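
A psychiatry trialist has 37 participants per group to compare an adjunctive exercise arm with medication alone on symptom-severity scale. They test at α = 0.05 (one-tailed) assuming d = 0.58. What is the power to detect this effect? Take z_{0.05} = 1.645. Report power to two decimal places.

For two equal groups, power = Φ(d·√(n/2) − z_{α}).
d·√(n/2) = 0.58 × √(37/2) = 0.58 × 4.301 = 2.495.
z_β = 2.495 − 1.645 = 0.850.
Power = Φ(0.850) = 0.802.

power ≈ 0.80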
====
Repeat all of the records verbatim, leaving nothing out.

Answer for the task:
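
A psychiatry trialist has 37 participants per group to compare an adjunctive exercise arm with medication alone on symptom-severity scale. They test at α = 0.05 (one-tailed) assuming d = 0.58. What is the power to detect this effect? Take z_{0.05} = 1.645. Report power to two decimal places.

For two equal groups, power = Φ(d·√(n/2) − z_{α}).
d·√(n/2) = 0.58 × √(37/2) = 0.58 × 4.301 = 2.495.
z_β = 2.495 − 1.645 = 0.850.
Power = Φ(0.850) = 0.802.

power ≈ 0.80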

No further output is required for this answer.